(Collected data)
******************************
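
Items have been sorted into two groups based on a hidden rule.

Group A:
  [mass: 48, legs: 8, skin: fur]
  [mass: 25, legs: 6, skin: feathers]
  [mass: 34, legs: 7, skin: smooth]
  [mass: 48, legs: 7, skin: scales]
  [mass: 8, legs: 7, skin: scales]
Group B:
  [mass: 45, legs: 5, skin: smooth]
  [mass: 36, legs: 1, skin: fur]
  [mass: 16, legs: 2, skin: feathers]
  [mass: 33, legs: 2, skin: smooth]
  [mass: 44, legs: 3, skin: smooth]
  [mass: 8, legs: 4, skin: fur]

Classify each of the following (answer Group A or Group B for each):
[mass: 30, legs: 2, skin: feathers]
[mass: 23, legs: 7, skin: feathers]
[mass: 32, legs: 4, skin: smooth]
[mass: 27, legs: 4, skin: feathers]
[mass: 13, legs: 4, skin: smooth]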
******************************
### Problem description
All of the entries should be transcribed exactly as they appear.

### Solved exercise
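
Items have been sorted into two groups based on a hidden rule.

Group A:
  [mass: 48, legs: 8, skin: fur]
  [mass: 25, legs: 6, skin: feathers]
  [mass: 34, legs: 7, skin: smooth]
  [mass: 48, legs: 7, skin: scales]
  [mass: 8, legs: 7, skin: scales]
Group B:
  [mass: 45, legs: 5, skin: smooth]
  [mass: 36, legs: 1, skin: fur]
  [mass: 16, legs: 2, skin: feathers]
  [mass: 33, legs: 2, skin: smooth]
  [mass: 44, legs: 3, skin: smooth]
  [mass: 8, legs: 4, skin: fur]

Classify each of the following (answer Group A or Group B for each):
[mass: 30, legs: 2, skin: feathers]
[mass: 23, legs: 7, skin: feathers]
[mass: 32, legs: 4, skin: smooth]
[mass: 27, legs: 4, skin: feathers]
[mass: 13, legs: 4, skin: smooth]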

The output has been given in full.